# THE PROBLEM
Write out the whole listing exactly as it stands.
------------------------------------------------------------------------
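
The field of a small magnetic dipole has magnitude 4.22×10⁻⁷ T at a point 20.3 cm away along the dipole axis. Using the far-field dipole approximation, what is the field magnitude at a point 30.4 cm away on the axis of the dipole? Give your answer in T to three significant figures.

B ≈ 1.26×10⁻⁷ T

Dipole fields scale as 1/r³ in the far field; the geometry is the same at both points.
B₂ = B₁ · (r₁/r₂)³ = 4.22×10⁻⁷ · (20.3/30.4)³.
(r₁/r₂)³ = (0.6678)³ = 0.2978.
B₂ ≈ 1.257×10⁻⁷ T.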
------------------------------------------------------------------------
# ANSWER TO THE PROBLEM
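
The field of a small magnetic dipole has magnitude 4.22×10⁻⁷ T at a point 20.3 cm away along the dipole axis. Using the far-field dipole approximation, what is the field magnitude at a point 30.4 cm away on the axis of the dipole? Give your answer in T to three significant figures.

B ≈ 1.26×10⁻⁷ T

Dipole fields scale as 1/r³ in the far field; the geometry is the same at both points.
B₂ = B₁ · (r₁/r₂)³ = 4.22×10⁻⁷ · (20.3/30.4)³.
(r₁/r₂)³ = (0.6678)³ = 0.2978.
B₂ ≈ 1.257×10⁻⁷ T.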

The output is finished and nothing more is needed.